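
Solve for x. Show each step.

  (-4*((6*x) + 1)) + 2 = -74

Step 1. [(-4*((6*x) + 1)) + 2 = -74] +2 is outermost — subtract 2 both sides, so sub: -4*((6*x) + 1) = -76.
Step 2. [-4*((6*x) + 1) = -76] LHS = -4·(…); ÷-4 both sides ⇒ div: (6*x) + 1 = 19.
Step 3. [(6*x) + 1 = 19] subtract 1: x sits inside (… + 1). So sub: 6*x = 18.
Step 4. [6*x = 18] 6 out front; divide by 6. So div: x = 3.

Answer: x ∈ {3}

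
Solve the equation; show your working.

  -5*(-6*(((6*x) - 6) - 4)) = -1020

Step 1. [-5*(-6*(((6*x) - 6) - 4)) = -1020] -5 out front; divide by -5. So div: -6*(((6*x) - 6) - 4) = 204.
Step 2. [-6*(((6*x) - 6) - 4) = 204] -6 out front; divide by -6 ⇒ div: ((6*x) - 6) - 4 = -34.
Step 3. [((6*x) - 6) - 4 = -34] -4 is outermost — add 4 both sides, so sub: (6*x) - 6 = -30.
Step 4. [(6*x) - 6 = -30] common factor 6 (LHS and -30) — divide through ⇒ factor: x - 1 = -5.
Step 5. [x - 1 = -5] 1 comes off first (add 1) ⇒ sub: x = -4.

Answer: x ∈ {-4}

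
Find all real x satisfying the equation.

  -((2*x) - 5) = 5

Step 1. [-((2*x) - 5) = 5] flip signs both sides, so neg: (2*x) - 5 = -5.
Step 2. [(2*x) - 5 = -5] peel the -5: add 5 from each side ⇒ sub: 2*x = 0.
Step 3. [2*x = 0] LHS = 2·(…); ÷2 both sides ⇒ div: x = 0.

Answer: x ∈ {0}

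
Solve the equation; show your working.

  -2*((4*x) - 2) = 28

Step 1. [-2*((4*x) - 2) = 28] -2 out front; divide by -2, so div: (4*x) - 2 = -14.
Step 2. [(4*x) - 2 = -14] the outer -2 inverts by adding 2 ⇒ sub: 4*x = -12.
Step 3. [4*x = -12] leading coefficient 4: divide by 4. So div: x = -3.

Answer: x ∈ {-3}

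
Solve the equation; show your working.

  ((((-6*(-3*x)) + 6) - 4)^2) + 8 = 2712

Step 1. [((((-6*(-3*x)) + 6) - 4)^2) + 8 = 2712] 8 comes off first (subtract 8) ⇒ sub: (((-6*(-3*x)) + 6) - 4)^2 = 2704.
Step 2. [(((-6*(-3*x)) + 6) - 4)^2 = 2704] 2704 ≥ 0, LHS is (·)² — take ±√ ⇒ sqrt: ((-6*(-3*x)) + 6) - 4 = 52 or -52.
Step 3. [((-6*(-3*x)) + 6) - 4 = 52 or -52] 4 comes off first (add 4) ⇒ sub: (-6*(-3*x)) + 6 = 56 or -48.
Step 4. [(-6*(-3*x)) + 6 = 56 or -48] +6 is outermost — subtract 6 both sides, so sub: -6*(-3*x) = 50 or -54.
Step 5. [-6*(-3*x) = 50 or -54] -6·(inner) — divide through by -6 ⇒ div: -3*x = -25/3 or 9.
Step 6. [-3*x = -25/3 or 9] -3·(inner) — divide through by -3. So div: x = 25/9 or -3.

Answer: x ∈ {-3, 25/9}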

********

# Exercise aim
Transcribe the listing above verbatim.

# Result of this task
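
Solve for x. Show each step.

  (-4*((6*x) + 1)) + 2 = -74

Step 1. [(-4*((6*x) + 1)) + 2 = -74] +2 is outermost — subtract 2 both sides, so sub: -4*((6*x) + 1) = -76.
Step 2. [-4*((6*x) + 1) = -76] LHS = -4·(…); ÷-4 both sides ⇒ div: (6*x) + 1 = 19.
Step 3. [(6*x) + 1 = 19] subtract 1: x sits inside (… + 1). So sub: 6*x = 18.
Step 4. [6*x = 18] 6 out front; divide by 6. So div: x = 3.

Answer: x ∈ {3}

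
Solve the equation; show your working.

  -5*(-6*(((6*x) - 6) - 4)) = -1020

Step 1. [-5*(-6*(((6*x) - 6) - 4)) = -1020] -5 out front; divide by -5. So div: -6*(((6*x) - 6) - 4) = 204.
Step 2. [-6*(((6*x) - 6) - 4) = 204] -6 out front; divide by -6 ⇒ div: ((6*x) - 6) - 4 = -34.
Step 3. [((6*x) - 6) - 4 = -34] -4 is outermost — add 4 both sides, so sub: (6*x) - 6 = -30.
Step 4. [(6*x) - 6 = -30] common factor 6 (LHS and -30) — divide through ⇒ factor: x - 1 = -5.
Step 5. [x - 1 = -5] 1 comes off first (add 1) ⇒ sub: x = -4.

Answer: x ∈ {-4}

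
Find all real x satisfying the equation.

  -((2*x) - 5) = 5

Step 1. [-((2*x) - 5) = 5] flip signs both sides, so neg: (2*x) - 5 = -5.
Step 2. [(2*x) - 5 = -5] peel the -5: add 5 from each side ⇒ sub: 2*x = 0.
Step 3. [2*x = 0] LHS = 2·(…); ÷2 both sides ⇒ div: x = 0.

Answer: x ∈ {0}

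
Solve the equation; show your working.

  -2*((4*x) - 2) = 28

Step 1. [-2*((4*x) - 2) = 28] -2 out front; divide by -2, so div: (4*x) - 2 = -14.
Step 2. [(4*x) - 2 = -14] the outer -2 inverts by adding 2 ⇒ sub: 4*x = -12.
Step 3. [4*x = -12] leading coefficient 4: divide by 4. So div: x = -3.

Answer: x ∈ {-3}

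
Solve the equation; show your working.

  ((((-6*(-3*x)) + 6) - 4)^2) + 8 = 2712

Step 1. [((((-6*(-3*x)) + 6) - 4)^2) + 8 = 2712] 8 comes off first (subtract 8) ⇒ sub: (((-6*(-3*x)) + 6) - 4)^2 = 2704.
Step 2. [(((-6*(-3*x)) + 6) - 4)^2 = 2704] 2704 ≥ 0, LHS is (·)² — take ±√ ⇒ sqrt: ((-6*(-3*x)) + 6) - 4 = 52 or -52.
Step 3. [((-6*(-3*x)) + 6) - 4 = 52 or -52] 4 comes off first (add 4) ⇒ sub: (-6*(-3*x)) + 6 = 56 or -48.
Step 4. [(-6*(-3*x)) + 6 = 56 or -48] +6 is outermost — subtract 6 both sides, so sub: -6*(-3*x) = 50 or -54.
Step 5. [-6*(-3*x) = 50 or -54] -6·(inner) — divide through by -6 ⇒ div: -3*x = -25/3 or 9.
Step 6. [-3*x = -25/3 or 9] -3·(inner) — divide through by -3. So div: x = 25/9 or -3.

Answer: x ∈ {-3, 25/9}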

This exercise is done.